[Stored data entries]
Segment Open

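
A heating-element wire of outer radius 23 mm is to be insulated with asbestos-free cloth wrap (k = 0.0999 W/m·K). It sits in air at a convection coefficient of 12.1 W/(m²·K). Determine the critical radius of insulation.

r_cr ≈ 8.26 mm

For a cylinder r_cr = k/h = 0.0999/12.1
r_cr = 8.26 mm; since the bare radius (23 mm) is above r_cr, any added insulation will reduce heat loss.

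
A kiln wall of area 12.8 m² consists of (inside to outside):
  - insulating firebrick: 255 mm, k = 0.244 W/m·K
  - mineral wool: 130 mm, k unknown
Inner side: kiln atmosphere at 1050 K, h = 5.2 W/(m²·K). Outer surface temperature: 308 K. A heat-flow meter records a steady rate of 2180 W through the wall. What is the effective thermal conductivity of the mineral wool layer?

k ≈ 0.0417 W/(m·K)

Thermal resistances in series:
R_inner film = 1/(h_i·A) = 1/(5.2×12.8) = 0.01502 K/W
R_insulating firebrick = L/(kA) = 0.255/(0.244×12.8) = 0.08165 K/W
Sum of known resistances R_other = 0.09667 K/W
Total R = ΔT/Q = 742/2180 = 0.3404 K/W
R_mineral wool = R_total − R_other = 0.2437 K/W
k = L/(R·A) = 0.13/(0.2437×12.8)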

Segment Closed

#### [TRY IT]
The data are to be transcribed in full, exactly as given.

#### [ANSWER SECTION]
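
A heating-element wire of outer radius 23 mm is to be insulated with asbestos-free cloth wrap (k = 0.0999 W/m·K). It sits in air at a convection coefficient of 12.1 W/(m²·K). Determine the critical radius of insulation.

r_cr ≈ 8.26 mm

For a cylinder r_cr = k/h = 0.0999/12.1
r_cr = 8.26 mm; since the bare radius (23 mm) is above r_cr, any added insulation will reduce heat loss.

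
A kiln wall of area 12.8 m² consists of (inside to outside):
  - insulating firebrick: 255 mm, k = 0.244 W/m·K
  - mineral wool: 130 mm, k unknown
Inner side: kiln atmosphere at 1050 K, h = 5.2 W/(m²·K). Outer surface temperature: 308 K. A heat-flow meter records a steady rate of 2180 W through the wall. What is the effective thermal conductivity of the mineral wool layer?

k ≈ 0.0417 W/(m·K)

Thermal resistances in series:
R_inner film = 1/(h_i·A) = 1/(5.2×12.8) = 0.01502 K/W
R_insulating firebrick = L/(kA) = 0.255/(0.244×12.8) = 0.08165 K/W
Sum of known resistances R_other = 0.09667 K/W
Total R = ΔT/Q = 742/2180 = 0.3404 K/W
R_mineral wool = R_total − R_other = 0.2437 K/W
k = L/(R·A) = 0.13/(0.2437×12.8)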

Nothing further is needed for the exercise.